> **EXERCISE DATA**:
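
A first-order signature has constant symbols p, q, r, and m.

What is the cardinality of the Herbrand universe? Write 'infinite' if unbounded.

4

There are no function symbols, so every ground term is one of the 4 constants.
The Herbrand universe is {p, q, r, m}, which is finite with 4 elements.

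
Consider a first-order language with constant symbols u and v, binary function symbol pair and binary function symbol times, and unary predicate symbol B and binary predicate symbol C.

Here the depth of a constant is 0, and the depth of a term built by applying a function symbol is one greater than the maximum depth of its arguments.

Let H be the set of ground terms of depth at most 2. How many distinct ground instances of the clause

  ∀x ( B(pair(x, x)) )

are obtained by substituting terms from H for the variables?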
--
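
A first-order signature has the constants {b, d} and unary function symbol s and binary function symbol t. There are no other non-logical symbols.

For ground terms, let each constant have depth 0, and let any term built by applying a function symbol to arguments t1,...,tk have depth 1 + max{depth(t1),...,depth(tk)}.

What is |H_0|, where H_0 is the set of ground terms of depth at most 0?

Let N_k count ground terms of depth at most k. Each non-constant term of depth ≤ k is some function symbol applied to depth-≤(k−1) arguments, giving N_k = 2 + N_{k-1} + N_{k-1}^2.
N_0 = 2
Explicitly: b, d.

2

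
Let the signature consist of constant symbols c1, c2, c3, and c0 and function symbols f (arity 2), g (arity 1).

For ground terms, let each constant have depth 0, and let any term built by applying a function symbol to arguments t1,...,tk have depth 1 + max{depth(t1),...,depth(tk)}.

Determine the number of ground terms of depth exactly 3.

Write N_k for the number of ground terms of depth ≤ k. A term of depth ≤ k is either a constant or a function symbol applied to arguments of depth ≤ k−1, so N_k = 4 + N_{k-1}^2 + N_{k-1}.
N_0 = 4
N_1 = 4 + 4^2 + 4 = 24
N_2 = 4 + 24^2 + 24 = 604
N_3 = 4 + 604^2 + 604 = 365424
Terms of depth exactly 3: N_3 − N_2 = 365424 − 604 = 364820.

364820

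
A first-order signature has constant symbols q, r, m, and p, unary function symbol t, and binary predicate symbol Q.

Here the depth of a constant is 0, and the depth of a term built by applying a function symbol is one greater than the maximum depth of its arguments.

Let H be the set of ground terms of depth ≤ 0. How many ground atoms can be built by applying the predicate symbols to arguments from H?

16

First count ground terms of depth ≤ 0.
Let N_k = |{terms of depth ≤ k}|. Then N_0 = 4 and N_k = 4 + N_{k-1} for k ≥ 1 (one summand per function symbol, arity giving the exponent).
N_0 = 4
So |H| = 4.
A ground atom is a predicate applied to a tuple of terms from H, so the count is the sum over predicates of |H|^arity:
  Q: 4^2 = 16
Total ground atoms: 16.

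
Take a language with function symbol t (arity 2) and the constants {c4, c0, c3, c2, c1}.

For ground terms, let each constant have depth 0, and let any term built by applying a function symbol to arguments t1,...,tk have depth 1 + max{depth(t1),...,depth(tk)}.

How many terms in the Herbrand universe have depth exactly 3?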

> **WHAT YOU SHOULD DO**: Referring to the material above, set down exactly the lines between the line with "A first-order signature has constant symbols p, q, r, and" and the line with "are obtained by", inclusive, and no other lines.

> **WRITTEN SOLUTION**:
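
A first-order signature has constant symbols p, q, r, and m.

What is the cardinality of the Herbrand universe? Write 'infinite' if unbounded.

4

There are no function symbols, so every ground term is one of the 4 constants.
The Herbrand universe is {p, q, r, m}, which is finite with 4 elements.

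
Consider a first-order language with constant symbols u and v, binary function symbol pair and binary function symbol times, and unary predicate symbol B and binary predicate symbol C.

Here the depth of a constant is 0, and the depth of a term built by applying a function symbol is one greater than the maximum depth of its arguments.

Let H be the set of ground terms of depth at most 2. How many distinct ground instances of the clause

  ∀x ( B(pair(x, x)) )

are obtained by substituting terms from H for the variables?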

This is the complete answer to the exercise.